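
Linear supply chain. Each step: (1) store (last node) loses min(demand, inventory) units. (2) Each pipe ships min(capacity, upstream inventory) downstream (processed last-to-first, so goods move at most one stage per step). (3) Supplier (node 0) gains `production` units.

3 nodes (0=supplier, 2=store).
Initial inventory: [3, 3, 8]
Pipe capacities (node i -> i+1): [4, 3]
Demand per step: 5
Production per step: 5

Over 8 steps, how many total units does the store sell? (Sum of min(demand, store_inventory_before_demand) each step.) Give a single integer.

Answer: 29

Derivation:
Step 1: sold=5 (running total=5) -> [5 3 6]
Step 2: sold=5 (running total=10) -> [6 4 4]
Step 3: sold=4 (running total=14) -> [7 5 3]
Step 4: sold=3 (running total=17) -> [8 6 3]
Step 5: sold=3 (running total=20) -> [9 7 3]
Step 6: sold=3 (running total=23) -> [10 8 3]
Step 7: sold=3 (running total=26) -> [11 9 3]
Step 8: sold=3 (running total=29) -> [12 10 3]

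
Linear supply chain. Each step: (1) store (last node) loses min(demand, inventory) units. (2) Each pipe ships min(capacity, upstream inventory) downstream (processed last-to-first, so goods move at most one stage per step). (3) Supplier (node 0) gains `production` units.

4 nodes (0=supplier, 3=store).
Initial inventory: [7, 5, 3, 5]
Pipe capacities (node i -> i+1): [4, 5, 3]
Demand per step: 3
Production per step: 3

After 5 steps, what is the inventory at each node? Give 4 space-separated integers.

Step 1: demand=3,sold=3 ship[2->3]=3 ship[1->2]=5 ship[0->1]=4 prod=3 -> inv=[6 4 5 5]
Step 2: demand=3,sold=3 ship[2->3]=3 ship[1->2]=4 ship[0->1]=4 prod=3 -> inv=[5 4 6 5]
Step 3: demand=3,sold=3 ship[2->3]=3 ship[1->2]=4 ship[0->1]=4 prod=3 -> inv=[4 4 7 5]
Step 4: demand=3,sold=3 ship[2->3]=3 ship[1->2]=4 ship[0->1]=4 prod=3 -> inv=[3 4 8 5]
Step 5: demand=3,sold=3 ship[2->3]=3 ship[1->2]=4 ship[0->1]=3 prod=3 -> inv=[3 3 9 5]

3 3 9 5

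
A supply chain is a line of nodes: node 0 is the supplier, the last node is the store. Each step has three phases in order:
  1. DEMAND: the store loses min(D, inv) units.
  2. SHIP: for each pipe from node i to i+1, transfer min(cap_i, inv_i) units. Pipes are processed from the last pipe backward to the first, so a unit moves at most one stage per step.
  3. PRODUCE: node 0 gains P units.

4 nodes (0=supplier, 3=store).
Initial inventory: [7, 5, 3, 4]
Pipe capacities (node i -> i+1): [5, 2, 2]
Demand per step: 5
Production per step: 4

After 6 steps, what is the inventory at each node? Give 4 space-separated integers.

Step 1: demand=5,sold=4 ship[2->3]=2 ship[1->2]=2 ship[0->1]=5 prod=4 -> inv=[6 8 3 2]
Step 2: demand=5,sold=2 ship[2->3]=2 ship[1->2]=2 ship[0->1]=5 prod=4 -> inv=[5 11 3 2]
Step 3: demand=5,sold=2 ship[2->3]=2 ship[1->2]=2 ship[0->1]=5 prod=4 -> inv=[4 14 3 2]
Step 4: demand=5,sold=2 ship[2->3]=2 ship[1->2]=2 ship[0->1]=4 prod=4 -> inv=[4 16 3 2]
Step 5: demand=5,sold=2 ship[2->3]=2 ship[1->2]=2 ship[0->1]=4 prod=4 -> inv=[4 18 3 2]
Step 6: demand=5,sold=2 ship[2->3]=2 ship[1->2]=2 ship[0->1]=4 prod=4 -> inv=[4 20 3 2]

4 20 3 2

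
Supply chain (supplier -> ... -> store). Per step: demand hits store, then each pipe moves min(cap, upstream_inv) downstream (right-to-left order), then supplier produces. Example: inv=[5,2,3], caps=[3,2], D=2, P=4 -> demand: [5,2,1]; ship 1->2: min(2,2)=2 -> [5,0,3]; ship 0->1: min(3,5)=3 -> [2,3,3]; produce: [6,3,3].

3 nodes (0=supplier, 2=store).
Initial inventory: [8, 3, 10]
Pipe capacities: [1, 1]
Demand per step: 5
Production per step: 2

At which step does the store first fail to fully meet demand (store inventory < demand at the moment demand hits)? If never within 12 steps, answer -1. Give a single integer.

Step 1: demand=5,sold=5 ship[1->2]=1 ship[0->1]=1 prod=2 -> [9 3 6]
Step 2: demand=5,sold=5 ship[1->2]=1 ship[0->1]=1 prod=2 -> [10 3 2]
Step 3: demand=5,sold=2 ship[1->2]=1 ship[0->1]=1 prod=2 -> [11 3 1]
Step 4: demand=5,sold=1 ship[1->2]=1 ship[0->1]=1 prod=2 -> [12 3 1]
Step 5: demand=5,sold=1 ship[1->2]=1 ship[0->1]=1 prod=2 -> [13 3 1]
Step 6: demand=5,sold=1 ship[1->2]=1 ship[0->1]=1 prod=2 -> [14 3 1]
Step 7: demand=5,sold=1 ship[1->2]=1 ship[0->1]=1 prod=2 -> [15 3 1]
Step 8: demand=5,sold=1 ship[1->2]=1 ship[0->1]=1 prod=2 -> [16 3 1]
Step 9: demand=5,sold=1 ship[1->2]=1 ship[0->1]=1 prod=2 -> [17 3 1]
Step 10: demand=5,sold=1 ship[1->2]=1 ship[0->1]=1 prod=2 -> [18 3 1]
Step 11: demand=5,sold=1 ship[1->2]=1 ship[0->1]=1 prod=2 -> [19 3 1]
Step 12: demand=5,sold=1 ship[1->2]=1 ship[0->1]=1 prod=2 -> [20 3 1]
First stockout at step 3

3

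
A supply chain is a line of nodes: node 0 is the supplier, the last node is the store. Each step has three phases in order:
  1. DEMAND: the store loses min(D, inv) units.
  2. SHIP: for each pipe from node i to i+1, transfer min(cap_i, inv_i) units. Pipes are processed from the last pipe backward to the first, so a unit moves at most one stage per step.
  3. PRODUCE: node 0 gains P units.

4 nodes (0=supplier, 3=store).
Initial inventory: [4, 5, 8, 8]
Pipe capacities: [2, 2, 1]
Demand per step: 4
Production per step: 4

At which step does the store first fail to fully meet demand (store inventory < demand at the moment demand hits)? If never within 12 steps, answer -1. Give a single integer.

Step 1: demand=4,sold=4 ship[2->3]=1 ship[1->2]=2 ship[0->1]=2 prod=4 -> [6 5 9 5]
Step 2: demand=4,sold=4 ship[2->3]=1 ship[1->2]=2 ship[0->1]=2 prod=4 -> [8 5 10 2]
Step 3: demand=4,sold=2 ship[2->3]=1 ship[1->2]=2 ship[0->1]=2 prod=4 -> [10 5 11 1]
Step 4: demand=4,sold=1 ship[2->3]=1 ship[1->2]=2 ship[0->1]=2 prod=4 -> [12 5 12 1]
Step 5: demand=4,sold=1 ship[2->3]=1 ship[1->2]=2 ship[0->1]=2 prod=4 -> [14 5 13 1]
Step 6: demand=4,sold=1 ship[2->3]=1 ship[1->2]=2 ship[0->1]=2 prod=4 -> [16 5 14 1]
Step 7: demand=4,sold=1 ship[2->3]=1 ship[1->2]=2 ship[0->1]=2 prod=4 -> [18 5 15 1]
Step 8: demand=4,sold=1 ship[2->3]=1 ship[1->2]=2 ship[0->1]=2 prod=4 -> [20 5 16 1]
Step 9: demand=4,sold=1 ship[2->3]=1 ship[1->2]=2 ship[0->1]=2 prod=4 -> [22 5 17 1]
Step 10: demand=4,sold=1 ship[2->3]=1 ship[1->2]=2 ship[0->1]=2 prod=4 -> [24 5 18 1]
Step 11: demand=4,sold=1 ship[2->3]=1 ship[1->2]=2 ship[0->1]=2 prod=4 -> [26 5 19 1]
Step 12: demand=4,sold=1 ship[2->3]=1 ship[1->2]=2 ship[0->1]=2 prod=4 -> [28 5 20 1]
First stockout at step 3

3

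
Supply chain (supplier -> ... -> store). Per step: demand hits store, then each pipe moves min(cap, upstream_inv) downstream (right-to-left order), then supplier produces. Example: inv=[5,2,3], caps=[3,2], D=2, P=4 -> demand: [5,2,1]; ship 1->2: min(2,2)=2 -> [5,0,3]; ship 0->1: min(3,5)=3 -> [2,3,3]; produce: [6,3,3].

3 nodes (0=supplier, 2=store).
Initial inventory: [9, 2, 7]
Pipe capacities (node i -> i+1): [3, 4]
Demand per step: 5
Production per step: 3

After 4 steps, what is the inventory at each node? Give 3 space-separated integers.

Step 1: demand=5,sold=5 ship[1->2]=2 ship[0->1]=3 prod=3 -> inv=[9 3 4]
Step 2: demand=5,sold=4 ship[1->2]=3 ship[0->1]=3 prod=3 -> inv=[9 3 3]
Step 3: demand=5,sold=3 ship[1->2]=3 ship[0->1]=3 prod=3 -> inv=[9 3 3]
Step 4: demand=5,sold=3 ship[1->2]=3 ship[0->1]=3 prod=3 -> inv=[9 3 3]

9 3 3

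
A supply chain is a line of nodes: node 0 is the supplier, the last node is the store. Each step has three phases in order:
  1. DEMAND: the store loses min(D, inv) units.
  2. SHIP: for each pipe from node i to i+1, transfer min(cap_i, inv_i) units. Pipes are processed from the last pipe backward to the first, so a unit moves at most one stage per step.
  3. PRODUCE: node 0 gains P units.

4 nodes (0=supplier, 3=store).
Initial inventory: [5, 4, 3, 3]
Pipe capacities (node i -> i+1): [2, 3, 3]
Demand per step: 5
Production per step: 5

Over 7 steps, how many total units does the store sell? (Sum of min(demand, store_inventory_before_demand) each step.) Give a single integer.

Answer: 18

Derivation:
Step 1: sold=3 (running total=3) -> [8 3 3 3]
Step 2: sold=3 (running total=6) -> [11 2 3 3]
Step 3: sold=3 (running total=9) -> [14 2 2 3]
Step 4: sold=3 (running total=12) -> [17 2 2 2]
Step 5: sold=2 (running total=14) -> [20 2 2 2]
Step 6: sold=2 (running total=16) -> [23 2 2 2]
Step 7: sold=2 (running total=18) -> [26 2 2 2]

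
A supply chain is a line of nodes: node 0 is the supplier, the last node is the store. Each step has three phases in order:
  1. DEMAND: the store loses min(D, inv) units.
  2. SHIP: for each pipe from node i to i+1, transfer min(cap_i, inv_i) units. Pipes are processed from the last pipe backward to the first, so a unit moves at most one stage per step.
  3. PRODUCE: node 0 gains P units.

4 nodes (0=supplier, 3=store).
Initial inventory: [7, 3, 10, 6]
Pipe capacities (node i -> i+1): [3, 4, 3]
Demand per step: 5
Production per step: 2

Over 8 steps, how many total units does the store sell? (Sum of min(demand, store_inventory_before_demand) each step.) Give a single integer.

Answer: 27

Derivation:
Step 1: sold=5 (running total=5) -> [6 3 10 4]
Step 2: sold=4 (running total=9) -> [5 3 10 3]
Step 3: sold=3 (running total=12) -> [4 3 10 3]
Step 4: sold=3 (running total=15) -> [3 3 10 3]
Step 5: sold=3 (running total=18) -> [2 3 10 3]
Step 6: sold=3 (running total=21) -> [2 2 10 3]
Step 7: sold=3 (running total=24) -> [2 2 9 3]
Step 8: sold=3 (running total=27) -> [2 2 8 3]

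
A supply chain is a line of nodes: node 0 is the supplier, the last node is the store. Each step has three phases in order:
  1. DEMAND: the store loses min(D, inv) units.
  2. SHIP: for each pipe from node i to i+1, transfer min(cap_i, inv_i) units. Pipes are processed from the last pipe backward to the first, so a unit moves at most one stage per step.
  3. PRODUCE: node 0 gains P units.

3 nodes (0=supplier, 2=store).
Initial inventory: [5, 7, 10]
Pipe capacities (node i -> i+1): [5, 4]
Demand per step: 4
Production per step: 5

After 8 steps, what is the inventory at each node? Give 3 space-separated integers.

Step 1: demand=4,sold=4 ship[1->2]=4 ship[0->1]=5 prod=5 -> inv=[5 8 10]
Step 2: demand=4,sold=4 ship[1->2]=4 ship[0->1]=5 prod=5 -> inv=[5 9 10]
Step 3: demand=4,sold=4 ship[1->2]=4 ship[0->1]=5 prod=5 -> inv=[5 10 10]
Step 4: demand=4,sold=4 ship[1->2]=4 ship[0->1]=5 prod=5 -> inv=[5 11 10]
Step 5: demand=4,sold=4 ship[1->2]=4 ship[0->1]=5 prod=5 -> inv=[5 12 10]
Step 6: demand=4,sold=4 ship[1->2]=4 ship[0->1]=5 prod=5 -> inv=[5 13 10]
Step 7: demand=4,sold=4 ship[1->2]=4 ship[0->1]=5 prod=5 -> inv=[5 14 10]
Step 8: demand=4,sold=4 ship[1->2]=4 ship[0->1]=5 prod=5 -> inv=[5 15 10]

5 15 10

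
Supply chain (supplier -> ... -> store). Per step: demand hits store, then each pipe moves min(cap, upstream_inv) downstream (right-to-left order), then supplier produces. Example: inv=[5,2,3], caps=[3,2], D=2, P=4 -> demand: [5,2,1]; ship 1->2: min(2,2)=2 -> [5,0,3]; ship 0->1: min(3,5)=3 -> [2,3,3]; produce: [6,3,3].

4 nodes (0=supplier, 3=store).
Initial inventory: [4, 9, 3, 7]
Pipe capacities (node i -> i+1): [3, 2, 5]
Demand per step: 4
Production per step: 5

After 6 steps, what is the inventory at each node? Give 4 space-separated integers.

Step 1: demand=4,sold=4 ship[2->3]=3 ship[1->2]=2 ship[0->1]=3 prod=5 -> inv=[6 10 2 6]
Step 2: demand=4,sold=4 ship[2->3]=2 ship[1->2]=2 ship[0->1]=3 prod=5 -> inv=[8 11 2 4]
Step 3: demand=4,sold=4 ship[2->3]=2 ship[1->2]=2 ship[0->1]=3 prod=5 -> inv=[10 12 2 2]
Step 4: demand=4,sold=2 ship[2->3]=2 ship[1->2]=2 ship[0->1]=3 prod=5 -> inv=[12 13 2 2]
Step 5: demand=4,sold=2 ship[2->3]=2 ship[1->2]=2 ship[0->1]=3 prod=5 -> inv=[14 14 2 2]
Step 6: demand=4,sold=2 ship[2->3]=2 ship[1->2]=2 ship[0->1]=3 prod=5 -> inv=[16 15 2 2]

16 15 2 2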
■ ■ ■ ■ ■ ■ ■
== Directions ==
Count how many lines of the material hold the string "capacities". Give the number and nothing more.

== Exercise output ==
10